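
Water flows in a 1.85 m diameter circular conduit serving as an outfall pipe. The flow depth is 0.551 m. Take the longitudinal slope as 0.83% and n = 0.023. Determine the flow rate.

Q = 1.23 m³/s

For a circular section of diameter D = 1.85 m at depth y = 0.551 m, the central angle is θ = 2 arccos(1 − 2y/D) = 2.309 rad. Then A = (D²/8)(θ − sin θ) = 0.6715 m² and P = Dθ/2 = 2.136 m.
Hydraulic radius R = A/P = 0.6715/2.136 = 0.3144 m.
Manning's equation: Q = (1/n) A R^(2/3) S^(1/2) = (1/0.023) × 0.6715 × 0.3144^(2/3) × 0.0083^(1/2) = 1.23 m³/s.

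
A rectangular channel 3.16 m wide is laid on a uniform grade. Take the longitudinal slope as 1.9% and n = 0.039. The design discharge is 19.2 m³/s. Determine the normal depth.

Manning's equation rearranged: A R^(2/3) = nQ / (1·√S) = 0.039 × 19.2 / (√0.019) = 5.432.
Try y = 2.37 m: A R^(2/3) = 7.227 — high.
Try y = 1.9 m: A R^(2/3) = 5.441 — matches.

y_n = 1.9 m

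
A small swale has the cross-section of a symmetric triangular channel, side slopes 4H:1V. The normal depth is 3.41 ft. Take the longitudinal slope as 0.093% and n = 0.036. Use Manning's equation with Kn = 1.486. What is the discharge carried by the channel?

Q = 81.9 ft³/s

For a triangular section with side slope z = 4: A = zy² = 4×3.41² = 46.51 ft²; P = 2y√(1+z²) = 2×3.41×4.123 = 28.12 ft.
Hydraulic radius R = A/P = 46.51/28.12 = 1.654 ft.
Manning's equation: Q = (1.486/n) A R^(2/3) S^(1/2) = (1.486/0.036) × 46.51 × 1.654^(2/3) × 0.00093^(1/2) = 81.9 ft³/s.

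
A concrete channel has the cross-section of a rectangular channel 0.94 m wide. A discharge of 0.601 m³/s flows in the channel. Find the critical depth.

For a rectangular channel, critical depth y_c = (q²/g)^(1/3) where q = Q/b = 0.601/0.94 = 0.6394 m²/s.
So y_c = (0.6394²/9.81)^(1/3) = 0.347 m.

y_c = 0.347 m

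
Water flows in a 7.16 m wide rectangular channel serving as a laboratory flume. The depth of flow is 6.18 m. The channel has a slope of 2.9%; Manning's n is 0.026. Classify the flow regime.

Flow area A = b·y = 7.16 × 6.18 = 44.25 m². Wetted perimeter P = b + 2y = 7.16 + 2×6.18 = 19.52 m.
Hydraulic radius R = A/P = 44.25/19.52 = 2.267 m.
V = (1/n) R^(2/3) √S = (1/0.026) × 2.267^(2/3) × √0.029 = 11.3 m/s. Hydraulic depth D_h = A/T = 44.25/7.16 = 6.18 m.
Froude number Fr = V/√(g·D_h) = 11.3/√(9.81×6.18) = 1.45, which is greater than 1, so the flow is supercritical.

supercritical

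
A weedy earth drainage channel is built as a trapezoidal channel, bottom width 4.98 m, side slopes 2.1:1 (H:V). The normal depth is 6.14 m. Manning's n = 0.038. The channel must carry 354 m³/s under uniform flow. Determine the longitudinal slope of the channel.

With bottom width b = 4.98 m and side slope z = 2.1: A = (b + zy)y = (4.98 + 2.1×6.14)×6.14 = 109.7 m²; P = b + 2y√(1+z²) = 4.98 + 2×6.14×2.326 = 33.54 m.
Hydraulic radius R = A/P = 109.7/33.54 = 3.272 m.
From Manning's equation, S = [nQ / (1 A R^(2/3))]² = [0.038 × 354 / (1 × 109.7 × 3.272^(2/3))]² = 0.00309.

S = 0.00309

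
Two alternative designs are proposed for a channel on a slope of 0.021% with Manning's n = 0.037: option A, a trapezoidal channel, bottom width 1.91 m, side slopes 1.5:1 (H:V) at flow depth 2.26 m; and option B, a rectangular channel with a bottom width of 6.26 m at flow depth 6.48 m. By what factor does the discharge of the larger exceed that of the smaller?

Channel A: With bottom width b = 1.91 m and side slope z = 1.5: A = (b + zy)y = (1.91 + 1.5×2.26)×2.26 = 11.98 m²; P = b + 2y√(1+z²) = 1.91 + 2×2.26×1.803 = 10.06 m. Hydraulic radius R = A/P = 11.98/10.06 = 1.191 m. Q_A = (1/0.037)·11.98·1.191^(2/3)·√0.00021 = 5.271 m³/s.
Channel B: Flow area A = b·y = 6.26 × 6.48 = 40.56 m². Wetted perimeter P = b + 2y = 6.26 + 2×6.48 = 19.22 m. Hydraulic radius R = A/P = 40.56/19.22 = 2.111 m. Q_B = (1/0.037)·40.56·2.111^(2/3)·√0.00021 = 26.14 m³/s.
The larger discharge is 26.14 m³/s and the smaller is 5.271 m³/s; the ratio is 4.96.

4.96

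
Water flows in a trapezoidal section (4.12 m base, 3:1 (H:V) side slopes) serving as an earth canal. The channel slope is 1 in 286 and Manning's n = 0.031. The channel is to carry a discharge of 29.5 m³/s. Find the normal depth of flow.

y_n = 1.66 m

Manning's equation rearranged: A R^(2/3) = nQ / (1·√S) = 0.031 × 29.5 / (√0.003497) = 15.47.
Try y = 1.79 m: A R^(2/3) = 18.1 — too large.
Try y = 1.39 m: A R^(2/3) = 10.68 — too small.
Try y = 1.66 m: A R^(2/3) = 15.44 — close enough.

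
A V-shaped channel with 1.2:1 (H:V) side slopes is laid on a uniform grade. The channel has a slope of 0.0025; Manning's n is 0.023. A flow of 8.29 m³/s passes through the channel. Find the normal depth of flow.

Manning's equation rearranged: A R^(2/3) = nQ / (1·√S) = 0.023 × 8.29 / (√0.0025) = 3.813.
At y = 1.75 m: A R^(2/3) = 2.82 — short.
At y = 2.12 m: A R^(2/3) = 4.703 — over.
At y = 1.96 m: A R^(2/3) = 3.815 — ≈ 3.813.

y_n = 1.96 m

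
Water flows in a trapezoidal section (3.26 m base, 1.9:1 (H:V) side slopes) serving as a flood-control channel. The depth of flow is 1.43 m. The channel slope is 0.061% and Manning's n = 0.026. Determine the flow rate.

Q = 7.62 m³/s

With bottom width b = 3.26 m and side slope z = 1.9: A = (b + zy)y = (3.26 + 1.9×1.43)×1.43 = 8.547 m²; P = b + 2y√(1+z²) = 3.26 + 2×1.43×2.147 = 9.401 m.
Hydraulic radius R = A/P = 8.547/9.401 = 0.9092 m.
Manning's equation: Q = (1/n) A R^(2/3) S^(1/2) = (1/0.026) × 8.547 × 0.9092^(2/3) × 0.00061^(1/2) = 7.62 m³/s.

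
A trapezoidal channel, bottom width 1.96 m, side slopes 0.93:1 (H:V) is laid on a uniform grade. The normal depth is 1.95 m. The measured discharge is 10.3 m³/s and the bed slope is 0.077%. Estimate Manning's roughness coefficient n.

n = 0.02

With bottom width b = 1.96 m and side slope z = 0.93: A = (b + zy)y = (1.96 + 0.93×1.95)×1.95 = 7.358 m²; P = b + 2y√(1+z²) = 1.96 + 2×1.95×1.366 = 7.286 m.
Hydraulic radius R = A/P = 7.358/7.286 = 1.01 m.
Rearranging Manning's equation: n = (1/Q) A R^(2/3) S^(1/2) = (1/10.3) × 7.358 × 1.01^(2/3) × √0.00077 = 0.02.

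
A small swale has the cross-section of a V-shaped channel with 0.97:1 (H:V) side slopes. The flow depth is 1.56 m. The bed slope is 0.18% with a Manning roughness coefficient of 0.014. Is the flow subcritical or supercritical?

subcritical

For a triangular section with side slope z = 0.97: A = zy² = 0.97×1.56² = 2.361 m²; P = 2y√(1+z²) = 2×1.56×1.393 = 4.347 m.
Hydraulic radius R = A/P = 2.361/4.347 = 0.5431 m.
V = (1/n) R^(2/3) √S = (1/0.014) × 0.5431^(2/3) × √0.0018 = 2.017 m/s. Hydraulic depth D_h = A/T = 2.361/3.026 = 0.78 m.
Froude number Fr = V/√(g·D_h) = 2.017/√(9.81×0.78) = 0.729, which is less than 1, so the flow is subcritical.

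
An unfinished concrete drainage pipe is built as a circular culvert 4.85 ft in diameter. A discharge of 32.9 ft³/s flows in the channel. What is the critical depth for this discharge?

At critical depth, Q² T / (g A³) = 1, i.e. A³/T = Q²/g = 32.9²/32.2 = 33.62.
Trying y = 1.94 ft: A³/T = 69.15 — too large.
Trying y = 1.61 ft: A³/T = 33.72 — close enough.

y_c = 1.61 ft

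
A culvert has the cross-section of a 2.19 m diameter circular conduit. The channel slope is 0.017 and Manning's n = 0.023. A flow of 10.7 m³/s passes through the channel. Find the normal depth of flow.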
---
**WHAT TO DO**: From the line containing "An unfinished concrete" down to the end of the listing above, return each line exactly as it appears and nothing more.

**RESULT**:
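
An unfinished concrete drainage pipe is built as a circular culvert 4.85 ft in diameter. A discharge of 32.9 ft³/s flows in the channel. What is the critical depth for this discharge?

At critical depth, Q² T / (g A³) = 1, i.e. A³/T = Q²/g = 32.9²/32.2 = 33.62.
Trying y = 1.94 ft: A³/T = 69.15 — too large.
Trying y = 1.61 ft: A³/T = 33.72 — close enough.

y_c = 1.61 ft

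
A culvert has the cross-section of a 2.19 m diameter circular conduit. The channel slope is 0.017 and Manning's n = 0.023. A flow of 10.7 m³/s passes through the channel. Find the normal depth of flow.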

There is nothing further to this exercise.